* _Work item_:
Review the listing and copy each line that holds the word "Dummett".

* _Exercise inputs_:
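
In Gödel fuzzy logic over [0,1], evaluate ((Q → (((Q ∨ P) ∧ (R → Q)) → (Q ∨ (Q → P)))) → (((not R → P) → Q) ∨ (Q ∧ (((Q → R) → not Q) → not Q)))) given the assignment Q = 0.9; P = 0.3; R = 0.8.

(Q ∨ P) = max(0.9, 0.3) = 0.9
(R → Q): 0.8 ≤ 0.9, so result = 1
((Q ∨ P) ∧ (R → Q)) = min(0.9, 1) = 0.9
(Q → P): 0.9 > 0.3, so result = 0.3
(Q ∨ (Q → P)) = max(0.9, 0.3) = 0.9
(((Q ∨ P) ∧ (R → Q)) → (Q ∨ (Q → P))): 0.9 ≤ 0.9, so result = 1
(Q → (((Q ∨ P) ∧ (R → Q)) → (Q ∨ (Q → P)))): 0.9 ≤ 1, so result = 1
not R: Gödel ¬ of 0.8 = 0 (operand ≠ 0)
(not R → P): 0 ≤ 0.3, so result = 1
((not R → P) → Q): 1 > 0.9, so result = 0.9
(Q → R): 0.9 > 0.8, so result = 0.8
not Q: Gödel ¬ of 0.9 = 0 (operand ≠ 0)
((Q → R) → not Q): 0.8 > 0, so result = 0
not Q: Gödel ¬ of 0.9 = 0 (operand ≠ 0)
(((Q → R) → not Q) → not Q): 0 ≤ 0, so result = 1
(Q ∧ (((Q → R) → not Q) → not Q)) = min(0.9, 1) = 0.9
(((not R → P) → Q) ∨ (Q ∧ (((Q → R) → not Q) → not Q))) = max(0.9, 0.9) = 0.9
((Q → (((Q ∨ P) ∧ (R → Q)) → (Q ∨ (Q → P)))) → (((not R → P) → Q) ∨ (Q ∧ (((Q → R) → not Q) → not Q)))): 1 > 0.9, so result = 0.9

0.90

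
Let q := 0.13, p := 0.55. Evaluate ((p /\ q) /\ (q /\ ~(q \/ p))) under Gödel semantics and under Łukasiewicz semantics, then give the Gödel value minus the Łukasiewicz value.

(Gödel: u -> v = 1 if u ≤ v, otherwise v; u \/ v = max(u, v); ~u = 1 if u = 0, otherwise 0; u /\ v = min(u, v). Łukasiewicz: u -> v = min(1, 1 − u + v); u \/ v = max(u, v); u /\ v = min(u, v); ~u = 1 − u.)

Gödel evaluation:
  (p /\ q) = min(0.55, 0.13) = 0.13
  (q \/ p) = max(0.13, 0.55) = 0.55
  ~(q \/ p): Gödel ¬ of 0.55 = 0 (operand ≠ 0)
  (q /\ ~(q \/ p)) = min(0.13, 0) = 0
  ((p /\ q) /\ (q /\ ~(q \/ p))) = min(0.13, 0) = 0
  Gödel value = 0
Łukasiewicz evaluation:
  (p /\ q) = min(0.55, 0.13) = 0.13
  (q \/ p) = max(0.13, 0.55) = 0.55
  ~(q \/ p): Łukasiewicz ¬ gives 1 − 0.55 = 0.45
  (q /\ ~(q \/ p)) = min(0.13, 0.45) = 0.13
  ((p /\ q) /\ (q /\ ~(q \/ p))) = min(0.13, 0.13) = 0.13
  Łukasiewicz value = 0.13
Difference: 0 − 0.13 = -0.13

-0.13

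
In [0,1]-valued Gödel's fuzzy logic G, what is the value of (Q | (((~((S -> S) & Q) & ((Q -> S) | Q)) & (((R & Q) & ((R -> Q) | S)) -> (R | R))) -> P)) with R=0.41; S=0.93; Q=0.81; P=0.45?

1.00

(S -> S): 0.93 ≤ 0.93, so result = 1
((S -> S) & Q) = min(1, 0.81) = 0.81
~((S -> S) & Q): Gödel ¬ of 0.81 = 0 (operand ≠ 0)
(Q -> S): 0.81 ≤ 0.93, so result = 1
((Q -> S) | Q) = max(1, 0.81) = 1
(~((S -> S) & Q) & ((Q -> S) | Q)) = min(0, 1) = 0
(R & Q) = min(0.41, 0.81) = 0.41
(R -> Q): 0.41 ≤ 0.81, so result = 1
((R -> Q) | S) = max(1, 0.93) = 1
((R & Q) & ((R -> Q) | S)) = min(0.41, 1) = 0.41
(R | R) = max(0.41, 0.41) = 0.41
(((R & Q) & ((R -> Q) | S)) -> (R | R)): 0.41 ≤ 0.41, so result = 1
((~((S -> S) & Q) & ((Q -> S) | Q)) & (((R & Q) & ((R -> Q) | S)) -> (R | R))) = min(0, 1) = 0
(((~((S -> S) & Q) & ((Q -> S) | Q)) & (((R & Q) & ((R -> Q) | S)) -> (R | R))) -> P): 0 ≤ 0.45, so result = 1
(Q | (((~((S -> S) & Q) & ((Q -> S) | Q)) & (((R & Q) & ((R -> Q) | S)) -> (R | R))) -> P)) = max(0.81, 1) = 1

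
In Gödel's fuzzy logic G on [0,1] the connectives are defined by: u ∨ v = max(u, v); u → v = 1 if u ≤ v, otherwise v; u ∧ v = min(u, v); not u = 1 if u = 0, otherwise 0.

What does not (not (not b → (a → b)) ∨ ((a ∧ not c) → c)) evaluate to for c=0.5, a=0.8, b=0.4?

0.00

not b: Gödel ¬ of 0.4 = 0 (operand ≠ 0)
(a → b): 0.8 > 0.4, so result = 0.4
(not b → (a → b)): 0 ≤ 0.4, so result = 1
not (not b → (a → b)): Gödel ¬ of 1 = 0 (operand ≠ 0)
not c: Gödel ¬ of 0.5 = 0 (operand ≠ 0)
(a ∧ not c) = min(0.8, 0) = 0
((a ∧ not c) → c): 0 ≤ 0.5, so result = 1
(not (not b → (a → b)) ∨ ((a ∧ not c) → c)) = max(0, 1) = 1
not (not (not b → (a → b)) ∨ ((a ∧ not c) → c)): Gödel ¬ of 1 = 0 (operand ≠ 0)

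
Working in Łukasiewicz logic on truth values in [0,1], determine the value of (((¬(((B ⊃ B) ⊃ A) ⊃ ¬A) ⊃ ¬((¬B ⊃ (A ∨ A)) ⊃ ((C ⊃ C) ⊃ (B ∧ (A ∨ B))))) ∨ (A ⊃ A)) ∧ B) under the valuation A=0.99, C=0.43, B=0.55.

0.55

(B ⊃ B): min(1, 1 − 0.55 + 0.55) = 1
((B ⊃ B) ⊃ A): min(1, 1 − 1 + 0.99) = 0.99
¬A: Łukasiewicz ¬ gives 1 − 0.99 = 0.01
(((B ⊃ B) ⊃ A) ⊃ ¬A): min(1, 1 − 0.99 + 0.01) = 0.02
¬(((B ⊃ B) ⊃ A) ⊃ ¬A): Łukasiewicz ¬ gives 1 − 0.02 = 0.98
¬B: Łukasiewicz ¬ gives 1 − 0.55 = 0.45
(A ∨ A) = max(0.99, 0.99) = 0.99
(¬B ⊃ (A ∨ A)): min(1, 1 − 0.45 + 0.99) = 1
(C ⊃ C): min(1, 1 − 0.43 + 0.43) = 1
(A ∨ B) = max(0.99, 0.55) = 0.99
(B ∧ (A ∨ B)) = min(0.55, 0.99) = 0.55
((C ⊃ C) ⊃ (B ∧ (A ∨ B))): min(1, 1 − 1 + 0.55) = 0.55
((¬B ⊃ (A ∨ A)) ⊃ ((C ⊃ C) ⊃ (B ∧ (A ∨ B)))): min(1, 1 − 1 + 0.55) = 0.55
¬((¬B ⊃ (A ∨ A)) ⊃ ((C ⊃ C) ⊃ (B ∧ (A ∨ B)))): Łukasiewicz ¬ gives 1 − 0.55 = 0.45
(¬(((B ⊃ B) ⊃ A) ⊃ ¬A) ⊃ ¬((¬B ⊃ (A ∨ A)) ⊃ ((C ⊃ C) ⊃ (B ∧ (A ∨ B))))): min(1, 1 − 0.98 + 0.45) = 0.47
(A ⊃ A): min(1, 1 − 0.99 + 0.99) = 1
((¬(((B ⊃ B) ⊃ A) ⊃ ¬A) ⊃ ¬((¬B ⊃ (A ∨ A)) ⊃ ((C ⊃ C) ⊃ (B ∧ (A ∨ B))))) ∨ (A ⊃ A)) = max(0.47, 1) = 1
(((¬(((B ⊃ B) ⊃ A) ⊃ ¬A) ⊃ ¬((¬B ⊃ (A ∨ A)) ⊃ ((C ⊃ C) ⊃ (B ∧ (A ∨ B))))) ∨ (A ⊃ A)) ∧ B) = min(1, 0.55) = 0.55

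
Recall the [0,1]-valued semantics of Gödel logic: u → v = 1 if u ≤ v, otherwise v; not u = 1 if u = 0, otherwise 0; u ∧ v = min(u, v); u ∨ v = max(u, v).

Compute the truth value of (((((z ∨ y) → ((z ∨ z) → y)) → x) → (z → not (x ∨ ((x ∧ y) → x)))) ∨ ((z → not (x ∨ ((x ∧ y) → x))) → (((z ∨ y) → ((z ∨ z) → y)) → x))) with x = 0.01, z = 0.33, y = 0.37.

(z ∨ y) = max(0.33, 0.37) = 0.37
(z ∨ z) = max(0.33, 0.33) = 0.33
((z ∨ z) → y): 0.33 ≤ 0.37, so result = 1
((z ∨ y) → ((z ∨ z) → y)): 0.37 ≤ 1, so result = 1
(((z ∨ y) → ((z ∨ z) → y)) → x): 1 > 0.01, so result = 0.01
(x ∧ y) = min(0.01, 0.37) = 0.01
((x ∧ y) → x): 0.01 ≤ 0.01, so result = 1
(x ∨ ((x ∧ y) → x)) = max(0.01, 1) = 1
not (x ∨ ((x ∧ y) → x)): Gödel ¬ of 1 = 0 (operand ≠ 0)
(z → not (x ∨ ((x ∧ y) → x))): 0.33 > 0, so result = 0
((((z ∨ y) → ((z ∨ z) → y)) → x) → (z → not (x ∨ ((x ∧ y) → x)))): 0.01 > 0, so result = 0
(x ∧ y) = min(0.01, 0.37) = 0.01
((x ∧ y) → x): 0.01 ≤ 0.01, so result = 1
(x ∨ ((x ∧ y) → x)) = max(0.01, 1) = 1
not (x ∨ ((x ∧ y) → x)): Gödel ¬ of 1 = 0 (operand ≠ 0)
(z → not (x ∨ ((x ∧ y) → x))): 0.33 > 0, so result = 0
(z ∨ y) = max(0.33, 0.37) = 0.37
(z ∨ z) = max(0.33, 0.33) = 0.33
((z ∨ z) → y): 0.33 ≤ 0.37, so result = 1
((z ∨ y) → ((z ∨ z) → y)): 0.37 ≤ 1, so result = 1
(((z ∨ y) → ((z ∨ z) → y)) → x): 1 > 0.01, so result = 0.01
((z → not (x ∨ ((x ∧ y) → x))) → (((z ∨ y) → ((z ∨ z) → y)) → x)): 0 ≤ 0.01, so result = 1
(((((z ∨ y) → ((z ∨ z) → y)) → x) → (z → not (x ∨ ((x ∧ y) → x)))) ∨ ((z → not (x ∨ ((x ∧ y) → x))) → (((z ∨ y) → ((z ∨ z) → y)) → x))) = max(0, 1) = 1

1.00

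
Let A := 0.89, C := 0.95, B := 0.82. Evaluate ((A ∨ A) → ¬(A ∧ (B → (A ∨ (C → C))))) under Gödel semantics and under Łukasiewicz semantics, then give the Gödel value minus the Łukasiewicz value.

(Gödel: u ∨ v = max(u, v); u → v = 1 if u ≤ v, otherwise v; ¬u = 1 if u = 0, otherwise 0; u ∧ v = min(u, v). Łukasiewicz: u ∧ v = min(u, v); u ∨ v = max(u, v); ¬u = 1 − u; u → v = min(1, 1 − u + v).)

Gödel evaluation:
  (A ∨ A) = max(0.89, 0.89) = 0.89
  (C → C): 0.95 ≤ 0.95, so result = 1
  (A ∨ (C → C)) = max(0.89, 1) = 1
  (B → (A ∨ (C → C))): 0.82 ≤ 1, so result = 1
  (A ∧ (B → (A ∨ (C → C)))) = min(0.89, 1) = 0.89
  ¬(A ∧ (B → (A ∨ (C → C)))): Gödel ¬ of 0.89 = 0 (operand ≠ 0)
  ((A ∨ A) → ¬(A ∧ (B → (A ∨ (C → C))))): 0.89 > 0, so result = 0
  Gödel value = 0
Łukasiewicz evaluation:
  (A ∨ A) = max(0.89, 0.89) = 0.89
  (C → C): min(1, 1 − 0.95 + 0.95) = 1
  (A ∨ (C → C)) = max(0.89, 1) = 1
  (B → (A ∨ (C → C))): min(1, 1 − 0.82 + 1) = 1
  (A ∧ (B → (A ∨ (C → C)))) = min(0.89, 1) = 0.89
  ¬(A ∧ (B → (A ∨ (C → C)))): Łukasiewicz ¬ gives 1 − 0.89 = 0.11
  ((A ∨ A) → ¬(A ∧ (B → (A ∨ (C → C))))): min(1, 1 − 0.89 + 0.11) = 0.22
  Łukasiewicz value = 0.22
Difference: 0 − 0.22 = -0.22

-0.22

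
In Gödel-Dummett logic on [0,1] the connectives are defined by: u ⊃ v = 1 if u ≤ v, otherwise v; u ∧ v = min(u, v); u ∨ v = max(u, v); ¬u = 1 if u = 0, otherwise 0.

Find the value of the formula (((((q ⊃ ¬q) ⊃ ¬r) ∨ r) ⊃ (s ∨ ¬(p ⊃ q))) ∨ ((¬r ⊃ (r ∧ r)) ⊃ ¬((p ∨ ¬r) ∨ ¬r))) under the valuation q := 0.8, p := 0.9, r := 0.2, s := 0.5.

¬q: Gödel ¬ of 0.8 = 0 (operand ≠ 0)
(q ⊃ ¬q): 0.8 > 0, so result = 0
¬r: Gödel ¬ of 0.2 = 0 (operand ≠ 0)
((q ⊃ ¬q) ⊃ ¬r): 0 ≤ 0, so result = 1
(((q ⊃ ¬q) ⊃ ¬r) ∨ r) = max(1, 0.2) = 1
(p ⊃ q): 0.9 > 0.8, so result = 0.8
¬(p ⊃ q): Gödel ¬ of 0.8 = 0 (operand ≠ 0)
(s ∨ ¬(p ⊃ q)) = max(0.5, 0) = 0.5
((((q ⊃ ¬q) ⊃ ¬r) ∨ r) ⊃ (s ∨ ¬(p ⊃ q))): 1 > 0.5, so result = 0.5
¬r: Gödel ¬ of 0.2 = 0 (operand ≠ 0)
(r ∧ r) = min(0.2, 0.2) = 0.2
(¬r ⊃ (r ∧ r)): 0 ≤ 0.2, so result = 1
¬r: Gödel ¬ of 0.2 = 0 (operand ≠ 0)
(p ∨ ¬r) = max(0.9, 0) = 0.9
¬r: Gödel ¬ of 0.2 = 0 (operand ≠ 0)
((p ∨ ¬r) ∨ ¬r) = max(0.9, 0) = 0.9
¬((p ∨ ¬r) ∨ ¬r): Gödel ¬ of 0.9 = 0 (operand ≠ 0)
((¬r ⊃ (r ∧ r)) ⊃ ¬((p ∨ ¬r) ∨ ¬r)): 1 > 0, so result = 0
(((((q ⊃ ¬q) ⊃ ¬r) ∨ r) ⊃ (s ∨ ¬(p ⊃ q))) ∨ ((¬r ⊃ (r ∧ r)) ⊃ ¬((p ∨ ¬r) ∨ ¬r))) = max(0.5, 0) = 0.5

0.50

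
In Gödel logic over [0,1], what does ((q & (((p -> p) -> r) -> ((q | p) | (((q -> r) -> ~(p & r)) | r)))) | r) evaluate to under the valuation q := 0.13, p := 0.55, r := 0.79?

(p -> p): 0.55 ≤ 0.55, so result = 1
((p -> p) -> r): 1 > 0.79, so result = 0.79
(q | p) = max(0.13, 0.55) = 0.55
(q -> r): 0.13 ≤ 0.79, so result = 1
(p & r) = min(0.55, 0.79) = 0.55
~(p & r): Gödel ¬ of 0.55 = 0 (operand ≠ 0)
((q -> r) -> ~(p & r)): 1 > 0, so result = 0
(((q -> r) -> ~(p & r)) | r) = max(0, 0.79) = 0.79
((q | p) | (((q -> r) -> ~(p & r)) | r)) = max(0.55, 0.79) = 0.79
(((p -> p) -> r) -> ((q | p) | (((q -> r) -> ~(p & r)) | r))): 0.79 ≤ 0.79, so result = 1
(q & (((p -> p) -> r) -> ((q | p) | (((q -> r) -> ~(p & r)) | r)))) = min(0.13, 1) = 0.13
((q & (((p -> p) -> r) -> ((q | p) | (((q -> r) -> ~(p & r)) | r)))) | r) = max(0.13, 0.79) = 0.79

0.79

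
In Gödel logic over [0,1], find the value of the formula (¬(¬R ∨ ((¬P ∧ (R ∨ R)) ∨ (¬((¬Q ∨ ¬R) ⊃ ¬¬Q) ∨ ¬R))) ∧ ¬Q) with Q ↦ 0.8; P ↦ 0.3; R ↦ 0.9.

¬R: Gödel ¬ of 0.9 = 0 (operand ≠ 0)
¬P: Gödel ¬ of 0.3 = 0 (operand ≠ 0)
(R ∨ R) = max(0.9, 0.9) = 0.9
(¬P ∧ (R ∨ R)) = min(0, 0.9) = 0
¬Q: Gödel ¬ of 0.8 = 0 (operand ≠ 0)
¬R: Gödel ¬ of 0.9 = 0 (operand ≠ 0)
(¬Q ∨ ¬R) = max(0, 0) = 0
¬Q: Gödel ¬ of 0.8 = 0 (operand ≠ 0)
¬¬Q: Gödel ¬ of 0 = 1 (operand is 0)
((¬Q ∨ ¬R) ⊃ ¬¬Q): 0 ≤ 1, so result = 1
¬((¬Q ∨ ¬R) ⊃ ¬¬Q): Gödel ¬ of 1 = 0 (operand ≠ 0)
¬R: Gödel ¬ of 0.9 = 0 (operand ≠ 0)
(¬((¬Q ∨ ¬R) ⊃ ¬¬Q) ∨ ¬R) = max(0, 0) = 0
((¬P ∧ (R ∨ R)) ∨ (¬((¬Q ∨ ¬R) ⊃ ¬¬Q) ∨ ¬R)) = max(0, 0) = 0
(¬R ∨ ((¬P ∧ (R ∨ R)) ∨ (¬((¬Q ∨ ¬R) ⊃ ¬¬Q) ∨ ¬R))) = max(0, 0) = 0
¬(¬R ∨ ((¬P ∧ (R ∨ R)) ∨ (¬((¬Q ∨ ¬R) ⊃ ¬¬Q) ∨ ¬R))): Gödel ¬ of 0 = 1 (operand is 0)
¬Q: Gödel ¬ of 0.8 = 0 (operand ≠ 0)
(¬(¬R ∨ ((¬P ∧ (R ∨ R)) ∨ (¬((¬Q ∨ ¬R) ⊃ ¬¬Q) ∨ ¬R))) ∧ ¬Q) = min(1, 0) = 0

0.00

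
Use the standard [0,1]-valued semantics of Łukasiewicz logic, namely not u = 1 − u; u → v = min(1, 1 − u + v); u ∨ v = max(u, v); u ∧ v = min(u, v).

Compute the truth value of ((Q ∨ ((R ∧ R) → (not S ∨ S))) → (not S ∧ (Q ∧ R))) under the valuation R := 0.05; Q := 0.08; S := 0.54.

0.05

(R ∧ R) = min(0.05, 0.05) = 0.05
not S: Łukasiewicz ¬ gives 1 − 0.54 = 0.46
(not S ∨ S) = max(0.46, 0.54) = 0.54
((R ∧ R) → (not S ∨ S)): min(1, 1 − 0.05 + 0.54) = 1
(Q ∨ ((R ∧ R) → (not S ∨ S))) = max(0.08, 1) = 1
not S: Łukasiewicz ¬ gives 1 − 0.54 = 0.46
(Q ∧ R) = min(0.08, 0.05) = 0.05
(not S ∧ (Q ∧ R)) = min(0.46, 0.05) = 0.05
((Q ∨ ((R ∧ R) → (not S ∨ S))) → (not S ∧ (Q ∧ R))): min(1, 1 − 1 + 0.05) = 0.05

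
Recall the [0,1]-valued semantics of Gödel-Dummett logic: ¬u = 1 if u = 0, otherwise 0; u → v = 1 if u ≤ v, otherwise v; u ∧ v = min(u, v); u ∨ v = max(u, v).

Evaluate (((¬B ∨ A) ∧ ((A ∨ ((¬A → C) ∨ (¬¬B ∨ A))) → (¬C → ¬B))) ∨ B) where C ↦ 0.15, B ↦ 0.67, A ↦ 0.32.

¬B: Gödel ¬ of 0.67 = 0 (operand ≠ 0)
(¬B ∨ A) = max(0, 0.32) = 0.32
¬A: Gödel ¬ of 0.32 = 0 (operand ≠ 0)
(¬A → C): 0 ≤ 0.15, so result = 1
¬B: Gödel ¬ of 0.67 = 0 (operand ≠ 0)
¬¬B: Gödel ¬ of 0 = 1 (operand is 0)
(¬¬B ∨ A) = max(1, 0.32) = 1
((¬A → C) ∨ (¬¬B ∨ A)) = max(1, 1) = 1
(A ∨ ((¬A → C) ∨ (¬¬B ∨ A))) = max(0.32, 1) = 1
¬C: Gödel ¬ of 0.15 = 0 (operand ≠ 0)
¬B: Gödel ¬ of 0.67 = 0 (operand ≠ 0)
(¬C → ¬B): 0 ≤ 0, so result = 1
((A ∨ ((¬A → C) ∨ (¬¬B ∨ A))) → (¬C → ¬B)): 1 ≤ 1, so result = 1
((¬B ∨ A) ∧ ((A ∨ ((¬A → C) ∨ (¬¬B ∨ A))) → (¬C → ¬B))) = min(0.32, 1) = 0.32
(((¬B ∨ A) ∧ ((A ∨ ((¬A → C) ∨ (¬¬B ∨ A))) → (¬C → ¬B))) ∨ B) = max(0.32, 0.67) = 0.67

0.67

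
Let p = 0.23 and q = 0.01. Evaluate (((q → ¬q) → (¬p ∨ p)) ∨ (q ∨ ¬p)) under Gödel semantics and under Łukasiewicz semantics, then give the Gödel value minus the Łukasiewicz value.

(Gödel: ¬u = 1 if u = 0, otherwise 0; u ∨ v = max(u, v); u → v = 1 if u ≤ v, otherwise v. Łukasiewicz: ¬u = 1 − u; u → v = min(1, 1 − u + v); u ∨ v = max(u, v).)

0.23

Gödel evaluation:
  ¬q: Gödel ¬ of 0.01 = 0 (operand ≠ 0)
  (q → ¬q): 0.01 > 0, so result = 0
  ¬p: Gödel ¬ of 0.23 = 0 (operand ≠ 0)
  (¬p ∨ p) = max(0, 0.23) = 0.23
  ((q → ¬q) → (¬p ∨ p)): 0 ≤ 0.23, so result = 1
  ¬p: Gödel ¬ of 0.23 = 0 (operand ≠ 0)
  (q ∨ ¬p) = max(0.01, 0) = 0.01
  (((q → ¬q) → (¬p ∨ p)) ∨ (q ∨ ¬p)) = max(1, 0.01) = 1
  Gödel value = 1
Łukasiewicz evaluation:
  ¬q: Łukasiewicz ¬ gives 1 − 0.01 = 0.99
  (q → ¬q): min(1, 1 − 0.01 + 0.99) = 1
  ¬p: Łukasiewicz ¬ gives 1 − 0.23 = 0.77
  (¬p ∨ p) = max(0.77, 0.23) = 0.77
  ((q → ¬q) → (¬p ∨ p)): min(1, 1 − 1 + 0.77) = 0.77
  ¬p: Łukasiewicz ¬ gives 1 − 0.23 = 0.77
  (q ∨ ¬p) = max(0.01, 0.77) = 0.77
  (((q → ¬q) → (¬p ∨ p)) ∨ (q ∨ ¬p)) = max(0.77, 0.77) = 0.77
  Łukasiewicz value = 0.77
Difference: 1 − 0.77 = 0.23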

* _Task response_:
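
In Gödel-Dummett logic on [0,1] the connectives are defined by: u ⊃ v = 1 if u ≤ v, otherwise v; u ∧ v = min(u, v); u ∨ v = max(u, v); ¬u = 1 if u = 0, otherwise 0.
Recall the [0,1]-valued semantics of Gödel-Dummett logic: ¬u = 1 if u = 0, otherwise 0; u → v = 1 if u ≤ v, otherwise v; u ∧ v = min(u, v); u ∨ v = max(u, v).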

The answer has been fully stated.